The entries are to be written out again with no differences.

• [Recorded information]:
--- --- ---
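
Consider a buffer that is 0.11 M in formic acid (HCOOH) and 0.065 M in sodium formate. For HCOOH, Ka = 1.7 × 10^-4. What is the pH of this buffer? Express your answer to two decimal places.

pH = 3.54

pKa = −log(1.7 × 10^-4) = 3.770
Henderson–Hasselbalch: pH = pKa + log([HCOO-]/[HCOOH]) = 3.770 + log(0.065/0.11)
pH = 3.770 + (-0.228) = 3.54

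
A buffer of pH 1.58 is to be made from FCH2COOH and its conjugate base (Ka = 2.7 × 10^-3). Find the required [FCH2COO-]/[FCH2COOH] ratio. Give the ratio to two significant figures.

pKa = -log(2.7 × 10^-3) = 2.569
pH = pKa + log(r) ⇒ log(r) = 1.58 − 2.569 = -0.989
r = [FCH2COO-]/[FCH2COOH] = 10^(-0.989) = 0.103

ratio = 0.10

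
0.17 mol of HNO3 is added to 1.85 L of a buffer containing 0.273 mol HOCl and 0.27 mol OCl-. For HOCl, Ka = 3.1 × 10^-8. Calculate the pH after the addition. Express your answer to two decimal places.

Added H+ converts OCl- to HOCl: HOCl → 0.443 mol, OCl- → 0.1 mol.
pKa = −log(3.1 × 10^-8) = 7.509
pH = pKa + log([A⁻]/[HA]) = 7.509 + log(0.1/0.443) = 7.509 -0.646

pH = 6.86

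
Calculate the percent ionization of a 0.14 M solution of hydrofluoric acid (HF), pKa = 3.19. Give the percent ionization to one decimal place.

HF ⇌ F- + H+; let x = [H+] at equilibrium.
Ka = 10^(−3.19) = 6.46 × 10^-4
Solve x² + 0.000646x − 9.04e-05 = 0 → x = 9.19 × 10^-3 M
Fraction ionized = 9.19 × 10^-3 / 0.14 = 0.0656 → 6.6%

6.6%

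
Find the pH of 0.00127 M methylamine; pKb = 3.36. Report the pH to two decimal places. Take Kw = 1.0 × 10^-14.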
--- --- ---
• [Result for this exercise]:
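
Consider a buffer that is 0.11 M in formic acid (HCOOH) and 0.065 M in sodium formate. For HCOOH, Ka = 1.7 × 10^-4. What is the pH of this buffer? Express your answer to two decimal places.

pH = 3.54

pKa = −log(1.7 × 10^-4) = 3.770
Henderson–Hasselbalch: pH = pKa + log([HCOO-]/[HCOOH]) = 3.770 + log(0.065/0.11)
pH = 3.770 + (-0.228) = 3.54

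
A buffer of pH 1.58 is to be made from FCH2COOH and its conjugate base (Ka = 2.7 × 10^-3). Find the required [FCH2COO-]/[FCH2COOH] ratio. Give the ratio to two significant figures.

pKa = -log(2.7 × 10^-3) = 2.569
pH = pKa + log(r) ⇒ log(r) = 1.58 − 2.569 = -0.989
r = [FCH2COO-]/[FCH2COOH] = 10^(-0.989) = 0.103

ratio = 0.10

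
0.17 mol of HNO3 is added to 1.85 L of a buffer containing 0.273 mol HOCl and 0.27 mol OCl-. For HOCl, Ka = 3.1 × 10^-8. Calculate the pH after the addition. Express your answer to two decimal places.

Added H+ converts OCl- to HOCl: HOCl → 0.443 mol, OCl- → 0.1 mol.
pKa = −log(3.1 × 10^-8) = 7.509
pH = pKa + log([A⁻]/[HA]) = 7.509 + log(0.1/0.443) = 7.509 -0.646

pH = 6.86

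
Calculate the percent ionization of a 0.14 M solution of hydrofluoric acid (HF), pKa = 3.19. Give the percent ionization to one decimal place.

HF ⇌ F- + H+; let x = [H+] at equilibrium.
Ka = 10^(−3.19) = 6.46 × 10^-4
Solve x² + 0.000646x − 9.04e-05 = 0 → x = 9.19 × 10^-3 M
Fraction ionized = 9.19 × 10^-3 / 0.14 = 0.0656 → 6.6%

6.6%

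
Find the pH of 0.00127 M methylamine; pKb = 3.36. Report the pH to two decimal places. Take Kw = 1.0 × 10^-14.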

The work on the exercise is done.